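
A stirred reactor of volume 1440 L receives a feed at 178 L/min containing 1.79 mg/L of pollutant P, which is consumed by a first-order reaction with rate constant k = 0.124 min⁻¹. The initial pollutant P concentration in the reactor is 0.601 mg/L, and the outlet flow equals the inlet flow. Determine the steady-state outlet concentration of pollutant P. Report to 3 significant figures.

Species balance: V dC/dt = Q C_in − Q C − k V C.
Steady state (dC/dt = 0): C_ss = Q C_in/(Q + kV) = C_in/(1 + kV/Q).
C_ss = 178·1.79/(178 + 0.124·1440) = 318.62/356.56 = 0.89359 mg/L.

0.894 mg/L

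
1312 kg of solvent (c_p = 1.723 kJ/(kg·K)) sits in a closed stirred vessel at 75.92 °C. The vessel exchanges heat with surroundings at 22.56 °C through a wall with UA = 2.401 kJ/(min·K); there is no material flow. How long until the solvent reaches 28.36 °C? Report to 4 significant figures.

Heat balance on the well-mixed liquid: M c_p dT/dt = −UA(T − T_amb).
τ = M c_p/UA = 941.514 min; T_ss = T_amb = 22.5600 °C.
T(t) = T_ss + (T₀ − T_ss)e^(−t/τ); set T = 28.36:
t = −τ ln[(T − T_ss)/(T₀ − T_ss)] = −941.514 · ln(0.108696) = 2089.41 min.

2089 min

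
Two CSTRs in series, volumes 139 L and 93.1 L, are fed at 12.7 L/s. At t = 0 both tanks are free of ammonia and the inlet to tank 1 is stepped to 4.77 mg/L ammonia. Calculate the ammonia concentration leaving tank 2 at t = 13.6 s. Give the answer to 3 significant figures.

2.11 mg/L

Time constants: τᵢ = Vᵢ/Q for each well-mixed tank.
τ₁ = 139/12.7 = 10.945 s; τ₂ = 93.1/12.7 = 7.3307 s.
Tank 1: C₁ = C_in(1 − e^(−t/τ₁)). Tank 2 (τ₁ ≠ τ₂): C₂ = C_in[1 − (τ₁ e^(−t/τ₁) − τ₂ e^(−t/τ₂))/(τ₁ − τ₂)].
At t = 13.6: e^(−t/τ₁) = 0.28864, e^(−t/τ₂) = 0.15642.
C₂ = 4.77·[1 − (10.945·0.28864 − 7.3307·0.15642)/(3.6142)] = 4.77·0.44319 = 2.1140 mg/L.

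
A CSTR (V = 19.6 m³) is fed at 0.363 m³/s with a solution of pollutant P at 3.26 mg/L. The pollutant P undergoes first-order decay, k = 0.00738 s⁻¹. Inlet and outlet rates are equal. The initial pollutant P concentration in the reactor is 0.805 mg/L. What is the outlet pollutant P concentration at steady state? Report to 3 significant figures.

Accumulation = in − out − consumed: V dC/dt = Q C_in − Q C − k V C.
At steady state: 0 = Q C_in − (Q + kV) C_ss, so C_ss = Q C_in/(Q + kV).
C_ss = 0.363·3.26/(0.363 + 0.00738·19.6) = 1.1834/0.50765 = 2.3311 mg/L.

2.33 mg/L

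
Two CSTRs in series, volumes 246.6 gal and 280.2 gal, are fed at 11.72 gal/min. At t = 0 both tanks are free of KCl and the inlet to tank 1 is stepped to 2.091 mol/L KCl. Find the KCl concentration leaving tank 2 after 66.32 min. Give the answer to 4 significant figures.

Time constants: τᵢ = Vᵢ/Q for each well-mixed tank.
τ₁ = 246.6/11.72 = 21.0410 min; τ₂ = 280.2/11.72 = 23.9078 min.
Tank 1: C₁ = C_in(1 − e^(−t/τ₁)). Tank 2 (τ₁ ≠ τ₂): C₂ = C_in[1 − (τ₁ e^(−t/τ₁) − τ₂ e^(−t/τ₂))/(τ₁ − τ₂)].
At t = 66.32: e^(−t/τ₁) = 0.0427687, e^(−t/τ₂) = 0.0624128.
C₂ = 2.091·[1 − (21.0410·0.0427687 − 23.9078·0.0624128)/(-2.86689)] = 2.091·0.793413 = 1.65903 mol/L.

1.659 mol/L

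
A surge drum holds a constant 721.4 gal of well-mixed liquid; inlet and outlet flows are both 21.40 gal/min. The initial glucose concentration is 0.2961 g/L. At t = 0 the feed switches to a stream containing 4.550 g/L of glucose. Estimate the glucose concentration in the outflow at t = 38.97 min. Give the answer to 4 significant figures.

3.211 g/L

Species balance on the tank: V dC/dt = Q(C_in − C).
Time constant τ = V/Q = 721.4/21.40 = 33.7103 min.
This is linear first-order; C(t) = C_in + (C₀ − C_in) e^(−t/τ).
C(38.97) = 4.550 + (0.2961 − 4.550)·e^(−38.97/33.7103) = 4.550 + (-4.25390)·0.314734 = 3.21115 g/L.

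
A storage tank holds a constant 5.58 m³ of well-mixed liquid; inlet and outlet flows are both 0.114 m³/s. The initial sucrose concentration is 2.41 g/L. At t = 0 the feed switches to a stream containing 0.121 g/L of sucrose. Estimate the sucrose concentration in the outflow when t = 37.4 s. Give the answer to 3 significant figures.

1.19 g/L

Transient balance on the dissolved component: V dC/dt = Q(C_in − C).
Rewrite as dC/dt + C/τ = C_in/τ, τ = V/Q = 48.947 s.
This is linear first-order; C(t) = C_in + (C₀ − C_in) e^(−t/τ).
C(37.4) = 0.121 + (2.41 − 0.121)·e^(−37.4/48.947) = 0.121 + (2.2890)·0.46576 = 1.1871 g/L.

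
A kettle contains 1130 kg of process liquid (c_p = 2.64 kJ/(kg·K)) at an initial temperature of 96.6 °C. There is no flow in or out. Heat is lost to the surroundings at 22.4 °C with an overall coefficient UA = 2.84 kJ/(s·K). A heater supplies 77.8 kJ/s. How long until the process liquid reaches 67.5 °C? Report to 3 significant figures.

First-law balance (no shaft work): M c_p dT/dt = −UA(T − T_amb) + Q̇.
τ = M c_p/UA = 1050.4 s; T_ss = T_amb + Q̇/UA = 22.4 + 77.8/2.84 = 49.794 °C.
T(t) = T_ss + (T₀ − T_ss)e^(−t/τ); set T = 67.5:
t = −τ ln[(T − T_ss)/(T₀ − T_ss)] = −1050.4 · ln(0.37828) = 1021.1 s.

1020 s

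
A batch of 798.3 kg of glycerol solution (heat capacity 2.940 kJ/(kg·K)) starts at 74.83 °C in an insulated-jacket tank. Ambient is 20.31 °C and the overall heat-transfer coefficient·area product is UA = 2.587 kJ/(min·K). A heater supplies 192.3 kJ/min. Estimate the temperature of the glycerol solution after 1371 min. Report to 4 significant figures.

90.27 °C

Lumped-capacitance energy balance: M c_p dT/dt = UA(T_amb − T) + Q̇.
dT/dt = (T_ss − T)/τ with T_ss = T_amb + Q̇/UA = 20.31 + 192.3/2.587 = 94.6432 °C, τ = M c_p/UA = 798.3·2.940/2.587 = 907.229 min.
Solution: T(t) = T_ss + (T₀ − T_ss) e^(−t/τ).
T(1371) = 94.6432 + (-19.8132)·0.220646 = 90.2715 °C.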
- - - -
Your instructions
All records are to be retyped precisely.

Exercise answer
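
A stirred reactor of volume 1440 L receives a feed at 178 L/min containing 1.79 mg/L of pollutant P, which is consumed by a first-order reaction with rate constant k = 0.124 min⁻¹. The initial pollutant P concentration in the reactor is 0.601 mg/L, and the outlet flow equals the inlet flow. Determine the steady-state outlet concentration of pollutant P. Report to 3 significant figures.

Species balance: V dC/dt = Q C_in − Q C − k V C.
Steady state (dC/dt = 0): C_ss = Q C_in/(Q + kV) = C_in/(1 + kV/Q).
C_ss = 178·1.79/(178 + 0.124·1440) = 318.62/356.56 = 0.89359 mg/L.

0.894 mg/L

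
1312 kg of solvent (c_p = 1.723 kJ/(kg·K)) sits in a closed stirred vessel at 75.92 °C. The vessel exchanges heat with surroundings at 22.56 °C through a wall with UA = 2.401 kJ/(min·K); there is no material flow. How long until the solvent reaches 28.36 °C? Report to 4 significant figures.

Heat balance on the well-mixed liquid: M c_p dT/dt = −UA(T − T_amb).
τ = M c_p/UA = 941.514 min; T_ss = T_amb = 22.5600 °C.
T(t) = T_ss + (T₀ − T_ss)e^(−t/τ); set T = 28.36:
t = −τ ln[(T − T_ss)/(T₀ − T_ss)] = −941.514 · ln(0.108696) = 2089.41 min.

2089 min

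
Two CSTRs in series, volumes 139 L and 93.1 L, are fed at 12.7 L/s. At t = 0 both tanks are free of ammonia and the inlet to tank 1 is stepped to 4.77 mg/L ammonia. Calculate the ammonia concentration leaving tank 2 at t = 13.6 s. Give the answer to 3 significant figures.

2.11 mg/L

Time constants: τᵢ = Vᵢ/Q for each well-mixed tank.
τ₁ = 139/12.7 = 10.945 s; τ₂ = 93.1/12.7 = 7.3307 s.
Tank 1: C₁ = C_in(1 − e^(−t/τ₁)). Tank 2 (τ₁ ≠ τ₂): C₂ = C_in[1 − (τ₁ e^(−t/τ₁) − τ₂ e^(−t/τ₂))/(τ₁ − τ₂)].
At t = 13.6: e^(−t/τ₁) = 0.28864, e^(−t/τ₂) = 0.15642.
C₂ = 4.77·[1 − (10.945·0.28864 − 7.3307·0.15642)/(3.6142)] = 4.77·0.44319 = 2.1140 mg/L.

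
A CSTR (V = 19.6 m³) is fed at 0.363 m³/s with a solution of pollutant P at 3.26 mg/L. The pollutant P undergoes first-order decay, k = 0.00738 s⁻¹. Inlet and outlet rates are equal. The initial pollutant P concentration in the reactor is 0.805 mg/L. What is the outlet pollutant P concentration at steady state? Report to 3 significant figures.

Accumulation = in − out − consumed: V dC/dt = Q C_in − Q C − k V C.
At steady state: 0 = Q C_in − (Q + kV) C_ss, so C_ss = Q C_in/(Q + kV).
C_ss = 0.363·3.26/(0.363 + 0.00738·19.6) = 1.1834/0.50765 = 2.3311 mg/L.

2.33 mg/L

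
Two CSTRs in series, volumes 246.6 gal and 280.2 gal, are fed at 11.72 gal/min. At t = 0 both tanks are free of KCl and the inlet to tank 1 is stepped to 2.091 mol/L KCl. Find the KCl concentration leaving tank 2 after 66.32 min. Give the answer to 4 significant figures.

Time constants: τᵢ = Vᵢ/Q for each well-mixed tank.
τ₁ = 246.6/11.72 = 21.0410 min; τ₂ = 280.2/11.72 = 23.9078 min.
Tank 1: C₁ = C_in(1 − e^(−t/τ₁)). Tank 2 (τ₁ ≠ τ₂): C₂ = C_in[1 − (τ₁ e^(−t/τ₁) − τ₂ e^(−t/τ₂))/(τ₁ − τ₂)].
At t = 66.32: e^(−t/τ₁) = 0.0427687, e^(−t/τ₂) = 0.0624128.
C₂ = 2.091·[1 − (21.0410·0.0427687 − 23.9078·0.0624128)/(-2.86689)] = 2.091·0.793413 = 1.65903 mol/L.

1.659 mol/L

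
A surge drum holds a constant 721.4 gal of well-mixed liquid; inlet and outlet flows are both 21.40 gal/min. The initial glucose concentration is 0.2961 g/L. At t = 0 the feed switches to a stream containing 4.550 g/L of glucose. Estimate the glucose concentration in the outflow at t = 38.97 min. Give the answer to 4 significant figures.

3.211 g/L

Species balance on the tank: V dC/dt = Q(C_in − C).
Time constant τ = V/Q = 721.4/21.40 = 33.7103 min.
This is linear first-order; C(t) = C_in + (C₀ − C_in) e^(−t/τ).
C(38.97) = 4.550 + (0.2961 − 4.550)·e^(−38.97/33.7103) = 4.550 + (-4.25390)·0.314734 = 3.21115 g/L.

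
A storage tank holds a constant 5.58 m³ of well-mixed liquid; inlet and outlet flows are both 0.114 m³/s. The initial sucrose concentration is 2.41 g/L. At t = 0 the feed switches to a stream containing 0.121 g/L of sucrose. Estimate the sucrose concentration in the outflow when t = 37.4 s. Give the answer to 3 significant figures.

1.19 g/L

Transient balance on the dissolved component: V dC/dt = Q(C_in − C).
Rewrite as dC/dt + C/τ = C_in/τ, τ = V/Q = 48.947 s.
This is linear first-order; C(t) = C_in + (C₀ − C_in) e^(−t/τ).
C(37.4) = 0.121 + (2.41 − 0.121)·e^(−37.4/48.947) = 0.121 + (2.2890)·0.46576 = 1.1871 g/L.

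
A kettle contains 1130 kg of process liquid (c_p = 2.64 kJ/(kg·K)) at an initial temperature of 96.6 °C. There is no flow in or out. Heat is lost to the surroundings at 22.4 °C with an overall coefficient UA = 2.84 kJ/(s·K). A heater supplies 77.8 kJ/s. How long until the process liquid reaches 67.5 °C? Report to 3 significant figures.

First-law balance (no shaft work): M c_p dT/dt = −UA(T − T_amb) + Q̇.
τ = M c_p/UA = 1050.4 s; T_ss = T_amb + Q̇/UA = 22.4 + 77.8/2.84 = 49.794 °C.
T(t) = T_ss + (T₀ − T_ss)e^(−t/τ); set T = 67.5:
t = −τ ln[(T − T_ss)/(T₀ − T_ss)] = −1050.4 · ln(0.37828) = 1021.1 s.

1020 s

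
A batch of 798.3 kg of glycerol solution (heat capacity 2.940 kJ/(kg·K)) starts at 74.83 °C in an insulated-jacket tank. Ambient is 20.31 °C and the overall heat-transfer coefficient·area product is UA = 2.587 kJ/(min·K). A heater supplies 192.3 kJ/min. Estimate the temperature of the glycerol solution after 1371 min. Report to 4 significant figures.

90.27 °C

Lumped-capacitance energy balance: M c_p dT/dt = UA(T_amb − T) + Q̇.
dT/dt = (T_ss − T)/τ with T_ss = T_amb + Q̇/UA = 20.31 + 192.3/2.587 = 94.6432 °C, τ = M c_p/UA = 798.3·2.940/2.587 = 907.229 min.
Solution: T(t) = T_ss + (T₀ − T_ss) e^(−t/τ).
T(1371) = 94.6432 + (-19.8132)·0.220646 = 90.2715 °C.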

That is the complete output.